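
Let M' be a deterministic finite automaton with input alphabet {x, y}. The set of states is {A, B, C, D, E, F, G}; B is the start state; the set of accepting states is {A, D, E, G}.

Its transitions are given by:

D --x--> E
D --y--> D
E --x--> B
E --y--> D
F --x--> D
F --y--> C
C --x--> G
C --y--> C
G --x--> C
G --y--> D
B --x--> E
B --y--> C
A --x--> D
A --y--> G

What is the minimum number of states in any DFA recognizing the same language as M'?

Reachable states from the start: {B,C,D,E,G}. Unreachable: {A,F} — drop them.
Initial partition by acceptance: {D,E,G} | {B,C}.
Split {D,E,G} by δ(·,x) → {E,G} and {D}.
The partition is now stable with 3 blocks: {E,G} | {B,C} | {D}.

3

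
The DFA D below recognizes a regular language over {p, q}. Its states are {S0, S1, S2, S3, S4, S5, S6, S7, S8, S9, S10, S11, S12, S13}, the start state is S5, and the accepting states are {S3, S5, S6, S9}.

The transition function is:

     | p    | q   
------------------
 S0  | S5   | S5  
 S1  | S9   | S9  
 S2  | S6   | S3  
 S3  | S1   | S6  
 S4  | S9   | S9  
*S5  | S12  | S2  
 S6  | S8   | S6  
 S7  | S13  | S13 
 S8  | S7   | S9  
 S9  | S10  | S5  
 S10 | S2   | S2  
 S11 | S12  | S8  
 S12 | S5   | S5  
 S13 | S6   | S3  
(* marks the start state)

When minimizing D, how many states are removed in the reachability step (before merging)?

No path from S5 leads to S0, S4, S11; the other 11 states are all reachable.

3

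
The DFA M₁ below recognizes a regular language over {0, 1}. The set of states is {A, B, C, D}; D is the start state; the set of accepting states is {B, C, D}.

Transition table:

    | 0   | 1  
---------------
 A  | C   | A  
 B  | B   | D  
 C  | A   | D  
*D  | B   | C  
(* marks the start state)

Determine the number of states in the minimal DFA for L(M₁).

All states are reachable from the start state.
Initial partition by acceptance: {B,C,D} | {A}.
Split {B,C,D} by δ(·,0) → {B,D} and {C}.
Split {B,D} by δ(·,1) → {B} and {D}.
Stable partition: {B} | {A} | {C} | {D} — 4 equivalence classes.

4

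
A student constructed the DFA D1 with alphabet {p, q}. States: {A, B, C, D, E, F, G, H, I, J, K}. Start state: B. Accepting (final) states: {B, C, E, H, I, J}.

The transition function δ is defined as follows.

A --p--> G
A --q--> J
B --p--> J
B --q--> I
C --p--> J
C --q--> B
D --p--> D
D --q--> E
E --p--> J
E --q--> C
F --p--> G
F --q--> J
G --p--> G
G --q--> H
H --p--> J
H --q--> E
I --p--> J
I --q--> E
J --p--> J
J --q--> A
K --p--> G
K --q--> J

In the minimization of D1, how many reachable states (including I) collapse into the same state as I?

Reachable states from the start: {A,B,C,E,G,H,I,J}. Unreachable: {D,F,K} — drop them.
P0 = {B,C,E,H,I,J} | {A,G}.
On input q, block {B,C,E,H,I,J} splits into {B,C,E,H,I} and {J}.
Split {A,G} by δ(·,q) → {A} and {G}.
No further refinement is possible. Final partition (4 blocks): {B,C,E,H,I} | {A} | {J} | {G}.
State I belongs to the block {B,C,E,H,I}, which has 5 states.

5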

------------------------------

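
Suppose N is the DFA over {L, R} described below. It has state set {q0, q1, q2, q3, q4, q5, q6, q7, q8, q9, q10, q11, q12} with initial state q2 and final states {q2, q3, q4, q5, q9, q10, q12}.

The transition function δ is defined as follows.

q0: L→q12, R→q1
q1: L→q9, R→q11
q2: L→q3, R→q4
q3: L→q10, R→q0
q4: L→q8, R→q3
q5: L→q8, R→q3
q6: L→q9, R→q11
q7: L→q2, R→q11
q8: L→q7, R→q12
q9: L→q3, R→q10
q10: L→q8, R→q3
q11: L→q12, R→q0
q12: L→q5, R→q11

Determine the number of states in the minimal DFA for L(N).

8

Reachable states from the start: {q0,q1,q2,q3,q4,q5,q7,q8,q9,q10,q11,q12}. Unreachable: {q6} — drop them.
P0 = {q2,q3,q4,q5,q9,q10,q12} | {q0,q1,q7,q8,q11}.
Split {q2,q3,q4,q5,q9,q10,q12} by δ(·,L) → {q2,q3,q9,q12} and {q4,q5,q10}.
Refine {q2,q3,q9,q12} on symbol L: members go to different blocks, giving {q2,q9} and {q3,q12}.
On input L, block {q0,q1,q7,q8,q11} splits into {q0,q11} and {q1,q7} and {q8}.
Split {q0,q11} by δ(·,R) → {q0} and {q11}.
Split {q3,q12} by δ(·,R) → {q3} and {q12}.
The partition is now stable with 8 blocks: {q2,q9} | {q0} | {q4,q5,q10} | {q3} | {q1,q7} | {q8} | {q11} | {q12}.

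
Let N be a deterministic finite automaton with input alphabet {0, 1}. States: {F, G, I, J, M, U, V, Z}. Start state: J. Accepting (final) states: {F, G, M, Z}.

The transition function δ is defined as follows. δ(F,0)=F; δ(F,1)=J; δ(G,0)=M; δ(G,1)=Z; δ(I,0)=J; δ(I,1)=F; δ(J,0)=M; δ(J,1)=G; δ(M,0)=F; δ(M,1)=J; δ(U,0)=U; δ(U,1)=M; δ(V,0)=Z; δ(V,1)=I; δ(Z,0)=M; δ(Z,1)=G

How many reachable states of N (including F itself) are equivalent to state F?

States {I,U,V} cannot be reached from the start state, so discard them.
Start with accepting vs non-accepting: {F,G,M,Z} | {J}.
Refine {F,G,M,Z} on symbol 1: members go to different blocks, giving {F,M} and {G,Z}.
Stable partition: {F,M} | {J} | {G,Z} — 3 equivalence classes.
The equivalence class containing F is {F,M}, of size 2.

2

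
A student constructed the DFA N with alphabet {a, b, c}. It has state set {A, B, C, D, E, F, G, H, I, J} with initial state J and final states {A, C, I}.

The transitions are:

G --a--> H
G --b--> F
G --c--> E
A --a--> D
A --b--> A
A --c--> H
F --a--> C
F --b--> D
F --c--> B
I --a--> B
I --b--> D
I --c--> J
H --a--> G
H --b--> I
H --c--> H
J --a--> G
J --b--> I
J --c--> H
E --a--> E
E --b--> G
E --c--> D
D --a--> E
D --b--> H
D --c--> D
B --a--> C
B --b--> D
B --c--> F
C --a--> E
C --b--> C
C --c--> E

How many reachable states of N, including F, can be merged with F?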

------------------------------

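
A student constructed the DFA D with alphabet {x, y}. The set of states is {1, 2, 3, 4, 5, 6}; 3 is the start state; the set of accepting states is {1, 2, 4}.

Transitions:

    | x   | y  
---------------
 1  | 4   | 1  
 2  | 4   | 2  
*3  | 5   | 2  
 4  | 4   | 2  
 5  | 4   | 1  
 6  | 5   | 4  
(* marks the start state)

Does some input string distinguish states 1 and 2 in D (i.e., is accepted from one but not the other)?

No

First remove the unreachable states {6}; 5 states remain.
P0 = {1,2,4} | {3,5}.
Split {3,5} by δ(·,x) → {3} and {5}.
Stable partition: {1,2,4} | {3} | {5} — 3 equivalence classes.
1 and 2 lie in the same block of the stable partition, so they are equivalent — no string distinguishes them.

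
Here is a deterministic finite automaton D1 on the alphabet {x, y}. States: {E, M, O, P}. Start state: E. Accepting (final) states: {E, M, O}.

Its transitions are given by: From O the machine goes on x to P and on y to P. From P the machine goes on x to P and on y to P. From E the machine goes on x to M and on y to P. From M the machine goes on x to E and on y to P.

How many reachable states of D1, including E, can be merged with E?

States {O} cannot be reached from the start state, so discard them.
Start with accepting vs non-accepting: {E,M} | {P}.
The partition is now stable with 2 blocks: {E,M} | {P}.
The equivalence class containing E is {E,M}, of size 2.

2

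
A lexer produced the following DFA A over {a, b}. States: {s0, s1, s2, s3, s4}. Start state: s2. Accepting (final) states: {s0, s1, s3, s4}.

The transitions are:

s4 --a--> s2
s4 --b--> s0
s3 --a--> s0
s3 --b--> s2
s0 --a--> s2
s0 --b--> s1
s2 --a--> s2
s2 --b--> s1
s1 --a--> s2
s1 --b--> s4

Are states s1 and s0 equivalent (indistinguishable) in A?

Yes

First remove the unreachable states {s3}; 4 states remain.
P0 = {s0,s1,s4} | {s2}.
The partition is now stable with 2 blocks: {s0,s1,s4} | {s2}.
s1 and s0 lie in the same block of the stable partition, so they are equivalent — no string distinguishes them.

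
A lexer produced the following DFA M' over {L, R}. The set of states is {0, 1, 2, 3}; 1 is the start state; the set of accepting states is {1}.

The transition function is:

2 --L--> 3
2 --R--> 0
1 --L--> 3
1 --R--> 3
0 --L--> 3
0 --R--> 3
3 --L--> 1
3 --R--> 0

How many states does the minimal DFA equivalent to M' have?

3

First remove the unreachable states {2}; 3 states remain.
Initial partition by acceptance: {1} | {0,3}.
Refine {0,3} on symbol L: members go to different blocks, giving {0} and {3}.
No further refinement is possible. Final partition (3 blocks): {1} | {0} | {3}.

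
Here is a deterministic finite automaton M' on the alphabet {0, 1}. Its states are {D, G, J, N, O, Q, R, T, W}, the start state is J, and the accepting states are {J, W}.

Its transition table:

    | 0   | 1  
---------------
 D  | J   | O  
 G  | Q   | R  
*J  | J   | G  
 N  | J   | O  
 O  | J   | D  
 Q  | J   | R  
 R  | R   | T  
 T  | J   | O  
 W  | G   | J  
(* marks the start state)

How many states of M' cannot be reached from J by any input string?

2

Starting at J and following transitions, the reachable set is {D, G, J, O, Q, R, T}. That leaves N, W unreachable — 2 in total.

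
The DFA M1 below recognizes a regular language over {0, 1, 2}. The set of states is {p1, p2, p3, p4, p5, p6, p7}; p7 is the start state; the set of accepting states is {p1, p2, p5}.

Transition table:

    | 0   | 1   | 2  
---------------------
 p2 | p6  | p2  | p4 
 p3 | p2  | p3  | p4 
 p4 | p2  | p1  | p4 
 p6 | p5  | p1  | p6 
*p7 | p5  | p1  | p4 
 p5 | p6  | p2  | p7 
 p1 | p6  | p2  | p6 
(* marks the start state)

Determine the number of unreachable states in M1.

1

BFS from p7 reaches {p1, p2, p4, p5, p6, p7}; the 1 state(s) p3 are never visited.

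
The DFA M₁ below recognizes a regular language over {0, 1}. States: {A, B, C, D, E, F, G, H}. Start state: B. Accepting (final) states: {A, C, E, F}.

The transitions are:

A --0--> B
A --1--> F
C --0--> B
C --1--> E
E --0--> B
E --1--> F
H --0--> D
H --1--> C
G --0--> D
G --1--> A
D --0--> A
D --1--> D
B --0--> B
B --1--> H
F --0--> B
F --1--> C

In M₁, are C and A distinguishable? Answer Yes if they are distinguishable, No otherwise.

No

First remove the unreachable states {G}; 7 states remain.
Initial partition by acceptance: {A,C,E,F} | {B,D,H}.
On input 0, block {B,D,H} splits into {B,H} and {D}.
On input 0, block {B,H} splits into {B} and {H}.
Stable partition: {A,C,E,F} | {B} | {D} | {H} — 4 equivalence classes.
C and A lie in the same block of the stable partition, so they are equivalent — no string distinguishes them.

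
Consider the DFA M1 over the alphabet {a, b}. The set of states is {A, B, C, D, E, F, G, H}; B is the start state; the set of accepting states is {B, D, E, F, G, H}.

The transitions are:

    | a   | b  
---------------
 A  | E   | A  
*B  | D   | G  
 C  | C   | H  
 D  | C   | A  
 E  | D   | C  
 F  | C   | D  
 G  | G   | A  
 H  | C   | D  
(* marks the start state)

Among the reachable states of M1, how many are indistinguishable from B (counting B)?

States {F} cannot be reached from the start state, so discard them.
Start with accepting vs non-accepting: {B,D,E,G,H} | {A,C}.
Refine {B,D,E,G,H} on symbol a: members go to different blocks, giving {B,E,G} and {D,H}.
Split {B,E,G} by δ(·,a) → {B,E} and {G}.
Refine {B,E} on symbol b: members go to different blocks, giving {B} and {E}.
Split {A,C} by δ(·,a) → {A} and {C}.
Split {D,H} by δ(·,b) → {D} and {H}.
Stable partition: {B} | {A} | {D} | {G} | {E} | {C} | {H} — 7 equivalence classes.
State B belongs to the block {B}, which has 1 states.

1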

------------------------------

Reproduce word for word the material above, starting with the line that has "q1: L→q9, R→q11" and stopping after the line that has "The transition function δ is defined as follows. δ(F,0)=F;".

Answer to this exercise:
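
q1: L→q9, R→q11
q2: L→q3, R→q4
q3: L→q10, R→q0
q4: L→q8, R→q3
q5: L→q8, R→q3
q6: L→q9, R→q11
q7: L→q2, R→q11
q8: L→q7, R→q12
q9: L→q3, R→q10
q10: L→q8, R→q3
q11: L→q12, R→q0
q12: L→q5, R→q11

Determine the number of states in the minimal DFA for L(N).

8

Reachable states from the start: {q0,q1,q2,q3,q4,q5,q7,q8,q9,q10,q11,q12}. Unreachable: {q6} — drop them.
P0 = {q2,q3,q4,q5,q9,q10,q12} | {q0,q1,q7,q8,q11}.
Split {q2,q3,q4,q5,q9,q10,q12} by δ(·,L) → {q2,q3,q9,q12} and {q4,q5,q10}.
Refine {q2,q3,q9,q12} on symbol L: members go to different blocks, giving {q2,q9} and {q3,q12}.
On input L, block {q0,q1,q7,q8,q11} splits into {q0,q11} and {q1,q7} and {q8}.
Split {q0,q11} by δ(·,R) → {q0} and {q11}.
Split {q3,q12} by δ(·,R) → {q3} and {q12}.
The partition is now stable with 8 blocks: {q2,q9} | {q0} | {q4,q5,q10} | {q3} | {q1,q7} | {q8} | {q11} | {q12}.

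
Let N be a deterministic finite automaton with input alphabet {0, 1}. States: {F, G, I, J, M, U, V, Z}. Start state: J. Accepting (final) states: {F, G, M, Z}.

The transition function δ is defined as follows. δ(F,0)=F; δ(F,1)=J; δ(G,0)=M; δ(G,1)=Z; δ(I,0)=J; δ(I,1)=F; δ(J,0)=M; δ(J,1)=G; δ(M,0)=F; δ(M,1)=J; δ(U,0)=U; δ(U,1)=M; δ(V,0)=Z; δ(V,1)=I; δ(Z,0)=M; δ(Z,1)=G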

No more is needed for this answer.